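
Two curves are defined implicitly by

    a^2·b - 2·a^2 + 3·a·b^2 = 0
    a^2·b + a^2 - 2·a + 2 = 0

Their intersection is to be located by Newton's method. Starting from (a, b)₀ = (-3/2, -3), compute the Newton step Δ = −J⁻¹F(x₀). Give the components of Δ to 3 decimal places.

At (-3/2, -3): F = (-51.750, 0.500).
Jacobian J = [[2·a·b - 4·a + 3·b^2, a^2 + 6·a·b], [2·a·b + 2·a - 2, a^2]].
At the point, J = [[42.000, 29.250], [4.000, 2.250]] (det J = -22.500).
Solving J·Δ = −F gives Δ = (-5.825, 10.133).

(-5.825, 10.133)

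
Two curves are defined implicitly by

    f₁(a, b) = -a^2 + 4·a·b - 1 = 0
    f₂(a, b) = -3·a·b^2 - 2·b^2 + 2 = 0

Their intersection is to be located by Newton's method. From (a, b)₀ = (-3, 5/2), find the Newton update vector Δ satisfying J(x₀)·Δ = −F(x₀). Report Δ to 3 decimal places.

At (-3, 5/2): F = (-40.000, 45.750).
Jacobian J = [[-2·a + 4·b, 4·a], [-3·b^2, -6·a·b - 4·b]].
At the point, J = [[16.000, -12.000], [-18.750, 35.000]] (det J = 335.000).
Solving J·Δ = −F gives Δ = (2.540, 0.054).

(2.540, 0.054)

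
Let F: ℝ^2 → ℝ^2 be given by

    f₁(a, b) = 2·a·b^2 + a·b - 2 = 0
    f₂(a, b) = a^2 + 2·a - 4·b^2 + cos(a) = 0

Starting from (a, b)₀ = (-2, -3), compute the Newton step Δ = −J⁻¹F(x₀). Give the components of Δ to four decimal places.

At (-2, -3): F = (-32.0000, -36.416147).
Jacobian J = [[2·b^2 + b, 4·a·b + a], [2·a - sin(a) + 2, -8·b]].
At the point, J = [[15.0000, 22.0000], [-1.090703, 24.0000]] (det J = 383.995457).
Solving J·Δ = −F gives Δ = (-0.0863, 1.5134).

(-0.0863, 1.5134)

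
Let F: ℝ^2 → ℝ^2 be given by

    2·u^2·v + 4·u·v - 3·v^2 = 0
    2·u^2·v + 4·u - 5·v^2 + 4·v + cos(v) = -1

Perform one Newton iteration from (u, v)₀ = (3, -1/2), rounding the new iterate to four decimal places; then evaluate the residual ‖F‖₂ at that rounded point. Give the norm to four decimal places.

5.4434

At (3, -1/2): F = (-15.7500, 1.627583).
Jacobian J = [[4·u·v + 4·v, 2·u^2 + 4·u - 6·v], [4·u·v + 4, 2·u^2 - 10·v - sin(v) + 4]].
At the point, J = [[-8.0000, 33.0000], [-2.0000, 27.479426]] (det J = -153.835404).
Solving J·Δ = −F gives Δ = (-3.1625, -0.2894).
Then the next iterate is (u, v)₁ = (-0.1625, -0.7894).
Re-evaluating at (-0.1625, -0.7894): F = (-1.398037, -5.260781), so ‖F‖₂ = 5.4434.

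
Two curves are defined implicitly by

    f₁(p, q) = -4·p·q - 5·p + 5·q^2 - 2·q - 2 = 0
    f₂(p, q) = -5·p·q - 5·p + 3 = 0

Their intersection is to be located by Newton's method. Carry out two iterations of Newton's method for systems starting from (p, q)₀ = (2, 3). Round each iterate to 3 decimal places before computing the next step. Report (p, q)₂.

At (2, 3): F = (3.000, -37.000).
Jacobian J = [[-4·q - 5, -4·p + 10·q - 2], [-5·q - 5, -5·p]].
At the point, J = [[-17.000, 20.000], [-20.000, -10.000]] (det J = 570.000).
Solving J·Δ = −F gives Δ = (-1.246, -1.209).
Then the next iterate is (p, q)₁ = (0.754, 1.791).
Round to (0.754, 1.791) and repeat: F = (1.28475, -7.52207), J = [[-12.164, 12.894], [-13.955, -3.770]].
Δ = (-0.408, -0.485), so (p, q)₂ = (0.346, 1.306).

(0.346, 1.306)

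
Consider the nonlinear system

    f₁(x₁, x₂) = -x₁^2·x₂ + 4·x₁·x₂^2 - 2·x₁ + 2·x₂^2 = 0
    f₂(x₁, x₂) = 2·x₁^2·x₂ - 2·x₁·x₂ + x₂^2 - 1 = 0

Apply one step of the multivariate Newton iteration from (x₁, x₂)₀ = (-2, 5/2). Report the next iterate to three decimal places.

(-0.412, 2.762)

At (-2, 5/2): F = (-43.500, 35.250).
Jacobian J = [[-2·x₁·x₂ + 4·x₂^2 - 2, -x₁^2 + 8·x₁·x₂ + 4·x₂], [4·x₁·x₂ - 2·x₂, 2·x₁^2 - 2·x₁ + 2·x₂]].
At the point, J = [[33.000, -34.000], [-25.000, 17.000]] (det J = -289.000).
Solving J·Δ = −F gives Δ = (1.588, 0.262).
Then the next iterate is (x₁, x₂)₁ = (-0.412, 2.762).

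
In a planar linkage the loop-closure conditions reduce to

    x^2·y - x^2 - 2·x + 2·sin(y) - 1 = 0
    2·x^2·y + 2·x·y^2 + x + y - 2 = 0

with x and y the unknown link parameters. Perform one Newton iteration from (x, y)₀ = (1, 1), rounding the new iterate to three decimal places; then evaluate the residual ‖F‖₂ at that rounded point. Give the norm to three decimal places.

0.581

At (1, 1): F = (-1.31706, 4.000).
Jacobian J = [[2·x·y - 2·x - 2, x^2 + 2·cos(y)], [4·x·y + 2·y^2 + 1, 2·x^2 + 4·x·y + 1]].
At the point, J = [[-2.000, 2.08060], [7.000, 7.000]] (det J = -28.56423).
Solving J·Δ = −F gives Δ = (-0.614, 0.043).
Then the next iterate is (x, y)₁ = (0.386, 1.043).
Re-evaluating at (0.386, 1.043): F = (-0.03776, 0.57963), so ‖F‖₂ = 0.581.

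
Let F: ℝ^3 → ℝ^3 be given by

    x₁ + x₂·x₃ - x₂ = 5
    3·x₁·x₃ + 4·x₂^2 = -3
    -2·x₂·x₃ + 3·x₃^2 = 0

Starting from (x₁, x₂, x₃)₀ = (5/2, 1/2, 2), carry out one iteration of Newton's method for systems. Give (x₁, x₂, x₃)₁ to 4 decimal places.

(-82.5000, 74.5000, 28.0000)

At (5/2, 1/2, 2): F = (-2.0000, 19.0000, 10.0000).
Jacobian J = [[1, x₃ - 1, x₂], [3·x₃, 8·x₂, 3·x₁], [0, -2·x₃, -2·x₂ + 6·x₃]].
At the point, J = [[1.0000, 1.0000, 0.5000], [6.0000, 4.0000, 7.5000], [0.0000, -4.0000, 11.0000]] (det J = -4.0000).
Solving J·Δ = −F gives Δ = (-85.0000, 74.0000, 26.0000).
Then the next iterate is (x₁, x₂, x₃)₁ = (-82.5000, 74.5000, 28.0000).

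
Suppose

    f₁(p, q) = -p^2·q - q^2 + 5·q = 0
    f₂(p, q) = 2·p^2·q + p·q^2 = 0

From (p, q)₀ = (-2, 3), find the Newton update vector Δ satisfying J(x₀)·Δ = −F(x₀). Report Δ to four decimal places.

At (-2, 3): F = (-6.0000, 6.0000).
Jacobian J = [[-2·p·q, -p^2 - 2·q + 5], [4·p·q + q^2, 2·p^2 + 2·p·q]].
At the point, J = [[12.0000, -5.0000], [-15.0000, -4.0000]] (det J = -123.0000).
Solving J·Δ = −F gives Δ = (0.4390, -0.1463).

(0.4390, -0.1463)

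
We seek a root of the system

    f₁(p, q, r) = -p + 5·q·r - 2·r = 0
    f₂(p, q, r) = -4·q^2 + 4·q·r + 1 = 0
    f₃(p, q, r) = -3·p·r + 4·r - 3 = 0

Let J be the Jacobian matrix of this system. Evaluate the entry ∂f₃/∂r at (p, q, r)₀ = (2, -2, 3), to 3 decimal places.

-2.000

∂f₃/∂r = -3·p + 4.
At (2, -2, 3) this is -2.000.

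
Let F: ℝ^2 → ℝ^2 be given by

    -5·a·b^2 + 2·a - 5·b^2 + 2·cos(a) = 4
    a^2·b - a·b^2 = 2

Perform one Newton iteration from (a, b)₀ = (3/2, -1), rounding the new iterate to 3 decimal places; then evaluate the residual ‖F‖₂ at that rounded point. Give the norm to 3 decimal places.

5.152

At (3/2, -1): F = (-13.35853, -5.750).
Jacobian J = [[-5·b^2 - 2·sin(a) + 2, -10·a·b - 10·b], [2·a·b - b^2, a^2 - 2·a·b]].
At the point, J = [[-4.99499, 25.000], [-4.000, 5.250]] (det J = 73.77630).
Solving J·Δ = −F gives Δ = (-0.998, 0.335).
Then the next iterate is (a, b)₁ = (0.502, -0.665).
Re-evaluating at (0.502, -0.665): F = (-4.56387, -2.38958), so ‖F‖₂ = 5.152.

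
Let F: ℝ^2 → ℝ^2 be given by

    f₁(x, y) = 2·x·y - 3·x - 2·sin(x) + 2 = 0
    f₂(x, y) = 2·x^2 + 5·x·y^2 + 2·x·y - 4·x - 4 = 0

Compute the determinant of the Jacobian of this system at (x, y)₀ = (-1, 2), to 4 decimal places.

J = [[2·y - 2·cos(x) - 3, 2·x], [4·x + 5·y^2 + 2·y - 4, 10·x·y + 2·x]].
At the point, J = [[-0.080605, -2.0000], [16.0000, -22.0000]].
det J = 33.7733.

33.7733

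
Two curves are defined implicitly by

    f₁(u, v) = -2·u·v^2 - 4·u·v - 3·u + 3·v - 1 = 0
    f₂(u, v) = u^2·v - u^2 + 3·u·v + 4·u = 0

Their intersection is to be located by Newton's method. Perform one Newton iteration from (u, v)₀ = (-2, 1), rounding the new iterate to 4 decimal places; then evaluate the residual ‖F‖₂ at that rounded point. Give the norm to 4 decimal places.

1.9291

At (-2, 1): F = (20.0000, -14.0000).
Jacobian J = [[-2·v^2 - 4·v - 3, -4·u·v - 4·u + 3], [2·u·v - 2·u + 3·v + 4, u^2 + 3·u]].
At the point, J = [[-9.0000, 19.0000], [7.0000, -2.0000]] (det J = -115.0000).
Solving J·Δ = −F gives Δ = (1.9652, -0.1217).
Then the next iterate is (u, v)₁ = (-0.0348, 0.8783).
Re-evaluating at (-0.0348, 0.8783): F = (1.915250, -0.231042), so ‖F‖₂ = 1.9291.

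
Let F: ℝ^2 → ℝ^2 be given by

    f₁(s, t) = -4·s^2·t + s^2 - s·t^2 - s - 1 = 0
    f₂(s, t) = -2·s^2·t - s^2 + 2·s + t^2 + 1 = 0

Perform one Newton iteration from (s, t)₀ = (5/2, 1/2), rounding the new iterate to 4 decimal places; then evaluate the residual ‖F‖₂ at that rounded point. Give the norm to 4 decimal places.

At (5/2, 1/2): F = (-10.3750, -6.2500).
Jacobian J = [[-8·s·t + 2·s - t^2 - 1, -4·s^2 - 2·s·t], [-4·s·t - 2·s + 2, -2·s^2 + 2·t]].
At the point, J = [[-6.2500, -27.5000], [-8.0000, -11.5000]] (det J = -148.1250).
Solving J·Δ = −F gives Δ = (-0.3549, -0.2966).
Then the next iterate is (s, t)₁ = (2.1451, 0.2034).
Re-evaluating at (2.1451, 0.2034): F = (-2.376135, -1.141754), so ‖F‖₂ = 2.6362.

2.6362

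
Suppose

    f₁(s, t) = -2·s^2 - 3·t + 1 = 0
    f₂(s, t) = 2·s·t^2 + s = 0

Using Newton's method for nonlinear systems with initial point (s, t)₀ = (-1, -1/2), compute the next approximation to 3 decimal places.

(-0.720, 0.040)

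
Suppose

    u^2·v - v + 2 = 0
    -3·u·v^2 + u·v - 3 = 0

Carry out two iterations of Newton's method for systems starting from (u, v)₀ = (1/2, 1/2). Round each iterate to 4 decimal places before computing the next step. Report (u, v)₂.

(-3.7581, -0.7789)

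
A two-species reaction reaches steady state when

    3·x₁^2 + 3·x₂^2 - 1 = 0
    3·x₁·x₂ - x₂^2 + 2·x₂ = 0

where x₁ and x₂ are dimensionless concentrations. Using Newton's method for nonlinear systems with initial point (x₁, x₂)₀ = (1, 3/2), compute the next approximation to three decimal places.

(-0.044, 1.224)

At (1, 3/2): F = (8.750, 5.250).
Jacobian J = [[6·x₁, 6·x₂], [3·x₂, 3·x₁ - 2·x₂ + 2]].
At the point, J = [[6.000, 9.000], [4.500, 2.000]] (det J = -28.500).
Solving J·Δ = −F gives Δ = (-1.044, -0.276).
Then the next iterate is (x₁, x₂)₁ = (-0.044, 1.224).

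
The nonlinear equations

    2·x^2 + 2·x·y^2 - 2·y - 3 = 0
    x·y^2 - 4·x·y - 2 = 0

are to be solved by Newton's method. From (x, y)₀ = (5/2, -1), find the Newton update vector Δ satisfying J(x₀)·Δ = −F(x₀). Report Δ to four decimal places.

At (5/2, -1): F = (16.5000, 10.5000).
Jacobian J = [[4·x + 2·y^2, 4·x·y - 2], [y^2 - 4·y, 2·x·y - 4·x]].
At the point, J = [[12.0000, -12.0000], [5.0000, -15.0000]] (det J = -120.0000).
Solving J·Δ = −F gives Δ = (-1.0125, 0.3625).

(-1.0125, 0.3625)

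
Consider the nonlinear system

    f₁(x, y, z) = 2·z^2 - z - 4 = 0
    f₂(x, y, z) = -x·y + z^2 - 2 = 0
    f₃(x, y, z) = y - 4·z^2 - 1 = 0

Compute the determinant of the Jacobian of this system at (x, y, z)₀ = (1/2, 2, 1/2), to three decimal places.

J = [[0, 0, 4·z - 1], [-y, -x, 2·z], [0, 1, -8·z]].
At the point, J = [[0.000, 0.000, 1.000], [-2.000, -0.500, 1.000], [0.000, 1.000, -4.000]].
det J = -2.000.

-2.000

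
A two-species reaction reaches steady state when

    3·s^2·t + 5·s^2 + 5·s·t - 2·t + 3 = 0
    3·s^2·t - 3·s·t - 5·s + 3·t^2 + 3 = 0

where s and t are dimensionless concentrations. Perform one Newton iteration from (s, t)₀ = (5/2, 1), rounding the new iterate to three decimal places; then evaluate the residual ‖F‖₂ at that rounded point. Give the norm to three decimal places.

12.967

At (5/2, 1): F = (63.500, 4.750).
Jacobian J = [[6·s·t + 10·s + 5·t, 3·s^2 + 5·s - 2], [6·s·t - 3·t - 5, 3·s^2 - 3·s + 6·t]].
At the point, J = [[45.000, 29.250], [7.000, 17.250]] (det J = 571.500).
Solving J·Δ = −F gives Δ = (-1.674, 0.404).
Then the next iterate is (s, t)₁ = (0.826, 1.404).
Re-evaluating at (0.826, 1.404): F = (12.27565, 4.17828), so ‖F‖₂ = 12.967.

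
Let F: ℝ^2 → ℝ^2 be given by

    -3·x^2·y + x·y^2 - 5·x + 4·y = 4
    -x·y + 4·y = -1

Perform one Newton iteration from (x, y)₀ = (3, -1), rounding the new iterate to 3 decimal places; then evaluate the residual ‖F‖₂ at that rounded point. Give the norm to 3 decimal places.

0.665

At (3, -1): F = (7.000, 0.000).
Jacobian J = [[-6·x·y + y^2 - 5, -3·x^2 + 2·x·y + 4], [-y, -x + 4]].
At the point, J = [[14.000, -29.000], [1.000, 1.000]] (det J = 43.000).
Solving J·Δ = −F gives Δ = (-0.163, 0.163).
Then the next iterate is (x, y)₁ = (2.837, -0.837).
Re-evaluating at (2.837, -0.837): F = (0.66447, 0.02657), so ‖F‖₂ = 0.665.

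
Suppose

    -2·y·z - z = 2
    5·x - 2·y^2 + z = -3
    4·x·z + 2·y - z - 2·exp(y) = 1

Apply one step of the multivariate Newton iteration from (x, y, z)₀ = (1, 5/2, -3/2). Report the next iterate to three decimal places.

At (1, 5/2, -3/2): F = (7.000, -6.000, -24.86499).
Jacobian J = [[0, -2·z, -2·y - 1], [5, -4·y, 1], [4·z, -2·exp(y) + 2, 4·x - 1]].
At the point, J = [[0.000, 3.000, -6.000], [5.000, -10.000, 1.000], [-6.000, -22.36499, 3.000]] (det J = 967.94964).
Solving J·Δ = −F gives Δ = (-0.633, -0.842, 0.746).
Then the next iterate is (x, y, z)₁ = (0.367, 1.658, -0.754).

(0.367, 1.658, -0.754)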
★ ★ ★
Which lines should be output? Exactly those from the first line of the data through the line containing "f₂(a, b) = a^2 + 2·a - 4·b^2 + cos(a) = 0", inclusive.

▶ Result for this task
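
Two curves are defined implicitly by

    a^2·b - 2·a^2 + 3·a·b^2 = 0
    a^2·b + a^2 - 2·a + 2 = 0

Their intersection is to be located by Newton's method. Starting from (a, b)₀ = (-3/2, -3), compute the Newton step Δ = −J⁻¹F(x₀). Give the components of Δ to 3 decimal places.

At (-3/2, -3): F = (-51.750, 0.500).
Jacobian J = [[2·a·b - 4·a + 3·b^2, a^2 + 6·a·b], [2·a·b + 2·a - 2, a^2]].
At the point, J = [[42.000, 29.250], [4.000, 2.250]] (det J = -22.500).
Solving J·Δ = −F gives Δ = (-5.825, 10.133).

(-5.825, 10.133)

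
Two curves are defined implicitly by

    f₁(a, b) = -a^2 + 4·a·b - 1 = 0
    f₂(a, b) = -3·a·b^2 - 2·b^2 + 2 = 0

Their intersection is to be located by Newton's method. From (a, b)₀ = (-3, 5/2), find the Newton update vector Δ satisfying J(x₀)·Δ = −F(x₀). Report Δ to 3 decimal places.

At (-3, 5/2): F = (-40.000, 45.750).
Jacobian J = [[-2·a + 4·b, 4·a], [-3·b^2, -6·a·b - 4·b]].
At the point, J = [[16.000, -12.000], [-18.750, 35.000]] (det J = 335.000).
Solving J·Δ = −F gives Δ = (2.540, 0.054).

(2.540, 0.054)

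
Let F: ℝ^2 → ℝ^2 be given by

    f₁(a, b) = 2·a·b^2 + a·b - 2 = 0
    f₂(a, b) = a^2 + 2·a - 4·b^2 + cos(a) = 0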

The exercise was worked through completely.